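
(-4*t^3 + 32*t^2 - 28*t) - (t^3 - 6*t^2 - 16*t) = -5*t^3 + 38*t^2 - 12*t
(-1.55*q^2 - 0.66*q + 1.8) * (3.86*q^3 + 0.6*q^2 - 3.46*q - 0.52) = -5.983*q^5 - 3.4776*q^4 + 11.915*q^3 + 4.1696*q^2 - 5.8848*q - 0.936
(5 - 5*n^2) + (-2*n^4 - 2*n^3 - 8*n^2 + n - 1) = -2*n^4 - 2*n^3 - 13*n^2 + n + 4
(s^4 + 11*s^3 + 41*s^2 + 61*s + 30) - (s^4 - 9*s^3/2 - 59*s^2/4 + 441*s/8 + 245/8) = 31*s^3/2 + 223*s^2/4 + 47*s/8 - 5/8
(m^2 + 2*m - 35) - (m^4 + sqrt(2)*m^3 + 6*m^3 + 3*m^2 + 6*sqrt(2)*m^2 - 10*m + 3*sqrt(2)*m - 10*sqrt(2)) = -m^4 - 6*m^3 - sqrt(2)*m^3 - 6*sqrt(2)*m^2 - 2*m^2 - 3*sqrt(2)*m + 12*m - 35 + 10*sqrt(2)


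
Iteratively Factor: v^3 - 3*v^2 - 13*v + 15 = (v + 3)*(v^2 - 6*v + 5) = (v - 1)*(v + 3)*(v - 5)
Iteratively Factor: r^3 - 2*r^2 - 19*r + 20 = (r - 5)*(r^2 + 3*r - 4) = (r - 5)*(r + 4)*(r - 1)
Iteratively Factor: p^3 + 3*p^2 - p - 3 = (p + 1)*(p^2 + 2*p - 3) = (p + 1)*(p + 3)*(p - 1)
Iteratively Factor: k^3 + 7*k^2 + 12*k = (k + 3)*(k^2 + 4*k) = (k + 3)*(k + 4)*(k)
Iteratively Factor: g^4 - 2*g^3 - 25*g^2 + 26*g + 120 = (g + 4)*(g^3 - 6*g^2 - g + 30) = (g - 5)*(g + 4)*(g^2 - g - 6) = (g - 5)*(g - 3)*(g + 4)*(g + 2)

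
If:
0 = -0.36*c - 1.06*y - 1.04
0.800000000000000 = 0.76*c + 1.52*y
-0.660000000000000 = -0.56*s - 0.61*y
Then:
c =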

────────────────────────────────────────

Using the data above, transcribe the lines that run from the line with "(5 - 5*n^2) + (-2*n^4" to the line with "(s^4 + 11*s^3", both ends kept, and output nothing else.

The answer:
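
(5 - 5*n^2) + (-2*n^4 - 2*n^3 - 8*n^2 + n - 1) = -2*n^4 - 2*n^3 - 13*n^2 + n + 4
(s^4 + 11*s^3 + 41*s^2 + 61*s + 30) - (s^4 - 9*s^3/2 - 59*s^2/4 + 441*s/8 + 245/8) = 31*s^3/2 + 223*s^2/4 + 47*s/8 - 5/8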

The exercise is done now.